Problem description → Nothing but the listing below, retyped exactly, should appear in the answer.

┄┄┄┄┄┄┄┄┄┄

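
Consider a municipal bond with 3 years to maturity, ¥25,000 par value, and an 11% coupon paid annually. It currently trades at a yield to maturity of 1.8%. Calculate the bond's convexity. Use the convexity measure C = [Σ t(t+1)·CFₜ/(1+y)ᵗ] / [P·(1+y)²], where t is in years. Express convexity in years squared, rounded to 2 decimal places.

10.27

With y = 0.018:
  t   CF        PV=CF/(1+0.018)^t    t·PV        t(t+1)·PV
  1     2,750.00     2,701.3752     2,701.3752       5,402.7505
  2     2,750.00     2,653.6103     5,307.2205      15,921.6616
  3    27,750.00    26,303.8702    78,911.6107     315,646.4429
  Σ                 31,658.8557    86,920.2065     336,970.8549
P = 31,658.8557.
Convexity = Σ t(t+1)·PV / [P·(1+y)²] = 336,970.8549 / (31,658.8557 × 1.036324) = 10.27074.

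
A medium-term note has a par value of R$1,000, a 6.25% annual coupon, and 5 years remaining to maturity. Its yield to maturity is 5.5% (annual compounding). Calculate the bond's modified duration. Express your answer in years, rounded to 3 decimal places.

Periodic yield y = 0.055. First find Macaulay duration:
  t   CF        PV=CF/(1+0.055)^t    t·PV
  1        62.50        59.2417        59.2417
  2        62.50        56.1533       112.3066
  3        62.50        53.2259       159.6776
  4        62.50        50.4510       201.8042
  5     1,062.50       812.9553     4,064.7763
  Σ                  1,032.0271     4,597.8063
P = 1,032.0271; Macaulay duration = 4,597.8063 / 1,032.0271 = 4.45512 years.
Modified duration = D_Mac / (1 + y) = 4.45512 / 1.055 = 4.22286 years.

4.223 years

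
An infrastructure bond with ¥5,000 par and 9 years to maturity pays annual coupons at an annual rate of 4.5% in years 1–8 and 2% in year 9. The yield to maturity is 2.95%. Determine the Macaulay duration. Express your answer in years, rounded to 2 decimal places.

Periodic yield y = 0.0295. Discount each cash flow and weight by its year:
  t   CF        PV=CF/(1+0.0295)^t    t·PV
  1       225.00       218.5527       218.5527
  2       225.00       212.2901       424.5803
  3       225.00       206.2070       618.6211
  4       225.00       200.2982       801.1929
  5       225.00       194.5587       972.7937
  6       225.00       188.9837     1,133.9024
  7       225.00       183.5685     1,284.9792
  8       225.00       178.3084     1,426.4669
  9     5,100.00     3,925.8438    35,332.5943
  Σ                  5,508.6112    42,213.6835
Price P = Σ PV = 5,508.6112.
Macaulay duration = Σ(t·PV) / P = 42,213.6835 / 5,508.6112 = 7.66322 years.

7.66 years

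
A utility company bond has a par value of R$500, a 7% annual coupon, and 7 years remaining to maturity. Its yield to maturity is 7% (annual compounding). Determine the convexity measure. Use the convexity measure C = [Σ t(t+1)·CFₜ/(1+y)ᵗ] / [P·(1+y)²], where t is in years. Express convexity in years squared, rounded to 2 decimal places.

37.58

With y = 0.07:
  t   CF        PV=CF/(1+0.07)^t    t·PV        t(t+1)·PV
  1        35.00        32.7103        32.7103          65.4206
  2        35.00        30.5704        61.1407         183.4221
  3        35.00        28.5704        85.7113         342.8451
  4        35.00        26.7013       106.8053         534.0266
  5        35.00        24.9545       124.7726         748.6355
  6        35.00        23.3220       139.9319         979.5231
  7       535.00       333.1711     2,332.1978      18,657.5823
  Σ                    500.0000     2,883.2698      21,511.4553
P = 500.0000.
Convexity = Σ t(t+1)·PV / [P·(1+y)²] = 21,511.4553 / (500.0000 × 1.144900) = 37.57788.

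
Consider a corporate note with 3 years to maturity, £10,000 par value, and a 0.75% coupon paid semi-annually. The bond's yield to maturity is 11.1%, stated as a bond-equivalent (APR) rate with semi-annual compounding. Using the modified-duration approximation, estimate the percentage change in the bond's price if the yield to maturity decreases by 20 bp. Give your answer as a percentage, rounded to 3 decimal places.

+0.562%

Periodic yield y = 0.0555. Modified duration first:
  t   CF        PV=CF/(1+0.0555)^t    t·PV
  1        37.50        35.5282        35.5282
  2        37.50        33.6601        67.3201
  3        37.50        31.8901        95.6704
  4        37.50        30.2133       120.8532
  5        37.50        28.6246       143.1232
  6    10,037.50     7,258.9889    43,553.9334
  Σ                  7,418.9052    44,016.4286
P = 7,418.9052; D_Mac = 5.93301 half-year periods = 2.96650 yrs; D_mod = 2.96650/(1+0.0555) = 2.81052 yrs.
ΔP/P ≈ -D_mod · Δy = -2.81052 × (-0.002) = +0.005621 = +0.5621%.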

┄┄┄┄┄┄┄┄┄┄

Result →
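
Consider a municipal bond with 3 years to maturity, ¥25,000 par value, and an 11% coupon paid annually. It currently trades at a yield to maturity of 1.8%. Calculate the bond's convexity. Use the convexity measure C = [Σ t(t+1)·CFₜ/(1+y)ᵗ] / [P·(1+y)²], where t is in years. Express convexity in years squared, rounded to 2 decimal places.

10.27

With y = 0.018:
  t   CF        PV=CF/(1+0.018)^t    t·PV        t(t+1)·PV
  1     2,750.00     2,701.3752     2,701.3752       5,402.7505
  2     2,750.00     2,653.6103     5,307.2205      15,921.6616
  3    27,750.00    26,303.8702    78,911.6107     315,646.4429
  Σ                 31,658.8557    86,920.2065     336,970.8549
P = 31,658.8557.
Convexity = Σ t(t+1)·PV / [P·(1+y)²] = 336,970.8549 / (31,658.8557 × 1.036324) = 10.27074.

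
A medium-term note has a par value of R$1,000, a 6.25% annual coupon, and 5 years remaining to maturity. Its yield to maturity is 5.5% (annual compounding). Calculate the bond's modified duration. Express your answer in years, rounded to 3 decimal places.

Periodic yield y = 0.055. First find Macaulay duration:
  t   CF        PV=CF/(1+0.055)^t    t·PV
  1        62.50        59.2417        59.2417
  2        62.50        56.1533       112.3066
  3        62.50        53.2259       159.6776
  4        62.50        50.4510       201.8042
  5     1,062.50       812.9553     4,064.7763
  Σ                  1,032.0271     4,597.8063
P = 1,032.0271; Macaulay duration = 4,597.8063 / 1,032.0271 = 4.45512 years.
Modified duration = D_Mac / (1 + y) = 4.45512 / 1.055 = 4.22286 years.

4.223 years

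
An infrastructure bond with ¥5,000 par and 9 years to maturity pays annual coupons at an annual rate of 4.5% in years 1–8 and 2% in year 9. The yield to maturity is 2.95%. Determine the Macaulay duration. Express your answer in years, rounded to 2 decimal places.

Periodic yield y = 0.0295. Discount each cash flow and weight by its year:
  t   CF        PV=CF/(1+0.0295)^t    t·PV
  1       225.00       218.5527       218.5527
  2       225.00       212.2901       424.5803
  3       225.00       206.2070       618.6211
  4       225.00       200.2982       801.1929
  5       225.00       194.5587       972.7937
  6       225.00       188.9837     1,133.9024
  7       225.00       183.5685     1,284.9792
  8       225.00       178.3084     1,426.4669
  9     5,100.00     3,925.8438    35,332.5943
  Σ                  5,508.6112    42,213.6835
Price P = Σ PV = 5,508.6112.
Macaulay duration = Σ(t·PV) / P = 42,213.6835 / 5,508.6112 = 7.66322 years.

7.66 years

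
A utility company bond has a par value of R$500, a 7% annual coupon, and 7 years remaining to maturity. Its yield to maturity is 7% (annual compounding). Determine the convexity measure. Use the convexity measure C = [Σ t(t+1)·CFₜ/(1+y)ᵗ] / [P·(1+y)²], where t is in years. Express convexity in years squared, rounded to 2 decimal places.

37.58

With y = 0.07:
  t   CF        PV=CF/(1+0.07)^t    t·PV        t(t+1)·PV
  1        35.00        32.7103        32.7103          65.4206
  2        35.00        30.5704        61.1407         183.4221
  3        35.00        28.5704        85.7113         342.8451
  4        35.00        26.7013       106.8053         534.0266
  5        35.00        24.9545       124.7726         748.6355
  6        35.00        23.3220       139.9319         979.5231
  7       535.00       333.1711     2,332.1978      18,657.5823
  Σ                    500.0000     2,883.2698      21,511.4553
P = 500.0000.
Convexity = Σ t(t+1)·PV / [P·(1+y)²] = 21,511.4553 / (500.0000 × 1.144900) = 37.57788.

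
Consider a corporate note with 3 years to maturity, £10,000 par value, and a 0.75% coupon paid semi-annually. The bond's yield to maturity is 11.1%, stated as a bond-equivalent (APR) rate with semi-annual compounding. Using the modified-duration approximation, estimate the percentage change in the bond's price if the yield to maturity decreases by 20 bp. Give your answer as a percentage, rounded to 3 decimal places.

+0.562%

Periodic yield y = 0.0555. Modified duration first:
  t   CF        PV=CF/(1+0.0555)^t    t·PV
  1        37.50        35.5282        35.5282
  2        37.50        33.6601        67.3201
  3        37.50        31.8901        95.6704
  4        37.50        30.2133       120.8532
  5        37.50        28.6246       143.1232
  6    10,037.50     7,258.9889    43,553.9334
  Σ                  7,418.9052    44,016.4286
P = 7,418.9052; D_Mac = 5.93301 half-year periods = 2.96650 yrs; D_mod = 2.96650/(1+0.0555) = 2.81052 yrs.
ΔP/P ≈ -D_mod · Δy = -2.81052 × (-0.002) = +0.005621 = +0.5621%.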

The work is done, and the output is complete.